-- The problem --
Each line from the one containing "The ballots fall" through the last line of the data below is to be written out verbatim, and nothing more.

───── Material provided

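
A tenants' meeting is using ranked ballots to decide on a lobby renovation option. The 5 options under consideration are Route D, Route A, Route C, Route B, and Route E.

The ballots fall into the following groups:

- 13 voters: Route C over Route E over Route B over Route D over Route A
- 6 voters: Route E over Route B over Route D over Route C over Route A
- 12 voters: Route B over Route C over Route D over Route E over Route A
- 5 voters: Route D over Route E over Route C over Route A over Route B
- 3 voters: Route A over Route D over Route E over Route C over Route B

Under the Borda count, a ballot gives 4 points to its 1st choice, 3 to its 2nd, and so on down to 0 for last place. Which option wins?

Route C

Borda scores:
  Route D: 13·1 + 6·2 + 12·2 + 5·4 + 3·3 = 78
  Route A: 13·0 + 6·0 + 12·0 + 5·1 + 3·4 = 17
  Route C: 13·4 + 6·1 + 12·3 + 5·2 + 3·1 = 107
  Route B: 13·2 + 6·3 + 12·4 + 5·0 + 3·0 = 92
  Route E: 13·3 + 6·4 + 12·1 + 5·3 + 3·2 = 96
Route C has the highest total.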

──────────

-- Expected answer --
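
The ballots fall into the following groups:

- 13 voters: Route C over Route E over Route B over Route D over Route A
- 6 voters: Route E over Route B over Route D over Route C over Route A
- 12 voters: Route B over Route C over Route D over Route E over Route A
- 5 voters: Route D over Route E over Route C over Route A over Route B
- 3 voters: Route A over Route D over Route E over Route C over Route B

Under the Borda count, a ballot gives 4 points to its 1st choice, 3 to its 2nd, and so on down to 0 for last place. Which option wins?

Route C

Borda scores:
  Route D: 13·1 + 6·2 + 12·2 + 5·4 + 3·3 = 78
  Route A: 13·0 + 6·0 + 12·0 + 5·1 + 3·4 = 17
  Route C: 13·4 + 6·1 + 12·3 + 5·2 + 3·1 = 107
  Route B: 13·2 + 6·3 + 12·4 + 5·0 + 3·0 = 92
  Route E: 13·3 + 6·4 + 12·1 + 5·3 + 3·2 = 96
Route C has the highest total.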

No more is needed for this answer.